• **TASK TO COMPLETE**: Copy each entry below exactly as it appears.
--- TASK MATERIAL ---
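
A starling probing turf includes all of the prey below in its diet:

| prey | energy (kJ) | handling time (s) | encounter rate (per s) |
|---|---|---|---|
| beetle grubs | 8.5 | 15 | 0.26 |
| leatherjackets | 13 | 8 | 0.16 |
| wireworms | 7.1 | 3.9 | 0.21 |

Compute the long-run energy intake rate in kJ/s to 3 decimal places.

Energy encountered per unit search time: 0.26×8.5 + 0.16×13 + 0.21×7.1 = 5.781 kJ/s.
Handling time per unit search time: 0.26×15 + 0.16×8 + 0.21×3.9 = 5.999.
Rate = 5.781/(1 + 5.999) = 0.826 kJ/s.

0.826 kJ/s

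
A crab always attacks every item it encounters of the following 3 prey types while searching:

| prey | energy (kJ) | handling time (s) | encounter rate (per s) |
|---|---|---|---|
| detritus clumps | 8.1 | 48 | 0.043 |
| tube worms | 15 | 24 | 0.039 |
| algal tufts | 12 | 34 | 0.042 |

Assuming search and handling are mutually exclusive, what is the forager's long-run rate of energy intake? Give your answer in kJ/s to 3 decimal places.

Energy encountered per unit search time: 0.043×8.1 + 0.039×15 + 0.042×12 = 1.437 kJ/s.
Handling time per unit search time: 0.043×48 + 0.039×24 + 0.042×34 = 4.428.
Rate = 1.437/(1 + 4.428) = 0.2648 kJ/s.

0.265 kJ/s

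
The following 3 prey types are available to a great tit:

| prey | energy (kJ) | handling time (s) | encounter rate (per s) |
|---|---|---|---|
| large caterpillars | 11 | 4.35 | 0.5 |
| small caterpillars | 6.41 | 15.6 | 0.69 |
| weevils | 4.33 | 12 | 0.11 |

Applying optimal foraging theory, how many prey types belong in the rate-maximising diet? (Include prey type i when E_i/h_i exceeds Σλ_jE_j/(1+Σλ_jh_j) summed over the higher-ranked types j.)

Profitabilities (E/h, kJ/s): large caterpillars 2.53, small caterpillars 0.411, weevils 0.361. Add prey in this order while the next type's profitability exceeds the intake rate on those already taken.
Rate on top 1: 1.732. small caterpillars: 0.411 < 1.732 → exclude; stop.
Optimal diet: large caterpillars — 1 of 3 types.

1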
---
• **EXERCISE SOLUTION**:
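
A starling probing turf includes all of the prey below in its diet:

| prey | energy (kJ) | handling time (s) | encounter rate (per s) |
|---|---|---|---|
| beetle grubs | 8.5 | 15 | 0.26 |
| leatherjackets | 13 | 8 | 0.16 |
| wireworms | 7.1 | 3.9 | 0.21 |

Compute the long-run energy intake rate in kJ/s to 3 decimal places.

Energy encountered per unit search time: 0.26×8.5 + 0.16×13 + 0.21×7.1 = 5.781 kJ/s.
Handling time per unit search time: 0.26×15 + 0.16×8 + 0.21×3.9 = 5.999.
Rate = 5.781/(1 + 5.999) = 0.826 kJ/s.

0.826 kJ/s

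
A crab always attacks every item it encounters of the following 3 prey types while searching:

| prey | energy (kJ) | handling time (s) | encounter rate (per s) |
|---|---|---|---|
| detritus clumps | 8.1 | 48 | 0.043 |
| tube worms | 15 | 24 | 0.039 |
| algal tufts | 12 | 34 | 0.042 |

Assuming search and handling are mutually exclusive, what is the forager's long-run rate of energy intake? Give your answer in kJ/s to 3 decimal places.

Energy encountered per unit search time: 0.043×8.1 + 0.039×15 + 0.042×12 = 1.437 kJ/s.
Handling time per unit search time: 0.043×48 + 0.039×24 + 0.042×34 = 4.428.
Rate = 1.437/(1 + 4.428) = 0.2648 kJ/s.

0.265 kJ/s

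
The following 3 prey types are available to a great tit:

| prey | energy (kJ) | handling time (s) | encounter rate (per s) |
|---|---|---|---|
| large caterpillars | 11 | 4.35 | 0.5 |
| small caterpillars | 6.41 | 15.6 | 0.69 |
| weevils | 4.33 | 12 | 0.11 |

Applying optimal foraging theory, how many prey types belong in the rate-maximising diet? (Include prey type i when E_i/h_i exceeds Σλ_jE_j/(1+Σλ_jh_j) summed over the higher-ranked types j.)

Profitabilities (E/h, kJ/s): large caterpillars 2.53, small caterpillars 0.411, weevils 0.361. Add prey in this order while the next type's profitability exceeds the intake rate on those already taken.
Rate on top 1: 1.732. small caterpillars: 0.411 < 1.732 → exclude; stop.
Optimal diet: large caterpillars — 1 of 3 types.

1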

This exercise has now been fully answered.